Dataset entries
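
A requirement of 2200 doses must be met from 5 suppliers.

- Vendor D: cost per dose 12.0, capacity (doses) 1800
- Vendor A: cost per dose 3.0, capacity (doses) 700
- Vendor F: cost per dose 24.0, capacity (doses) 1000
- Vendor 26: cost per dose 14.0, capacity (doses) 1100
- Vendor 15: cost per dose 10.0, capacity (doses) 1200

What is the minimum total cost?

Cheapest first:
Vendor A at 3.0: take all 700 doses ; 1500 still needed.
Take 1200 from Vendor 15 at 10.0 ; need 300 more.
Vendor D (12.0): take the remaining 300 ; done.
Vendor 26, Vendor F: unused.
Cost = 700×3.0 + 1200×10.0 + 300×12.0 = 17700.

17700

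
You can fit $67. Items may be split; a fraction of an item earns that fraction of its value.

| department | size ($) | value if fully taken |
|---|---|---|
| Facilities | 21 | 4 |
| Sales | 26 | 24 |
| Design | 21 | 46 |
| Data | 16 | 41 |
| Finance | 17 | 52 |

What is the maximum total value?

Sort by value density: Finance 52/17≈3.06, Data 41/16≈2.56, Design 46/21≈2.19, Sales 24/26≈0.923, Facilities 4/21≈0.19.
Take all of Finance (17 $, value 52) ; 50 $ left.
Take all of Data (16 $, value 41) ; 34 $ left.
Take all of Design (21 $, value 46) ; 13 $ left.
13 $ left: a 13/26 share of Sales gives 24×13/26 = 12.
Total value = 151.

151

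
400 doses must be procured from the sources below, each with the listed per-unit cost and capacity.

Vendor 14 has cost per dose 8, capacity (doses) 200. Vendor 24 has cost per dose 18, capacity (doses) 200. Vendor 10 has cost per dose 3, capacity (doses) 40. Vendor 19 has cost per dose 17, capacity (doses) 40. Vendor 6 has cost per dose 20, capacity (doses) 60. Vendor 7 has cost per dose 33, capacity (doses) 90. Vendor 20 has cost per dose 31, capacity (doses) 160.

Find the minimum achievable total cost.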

# [WHAT THE EXERCISE ASKS]
Verbatim output is expected for the lines from the start of the data to the line in which "- Vendor 26: cost" appears, both included.

# [TASK ANSWER]
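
A requirement of 2200 doses must be met from 5 suppliers.

- Vendor D: cost per dose 12.0, capacity (doses) 1800
- Vendor A: cost per dose 3.0, capacity (doses) 700
- Vendor F: cost per dose 24.0, capacity (doses) 1000
- Vendor 26: cost per dose 14.0, capacity (doses) 1100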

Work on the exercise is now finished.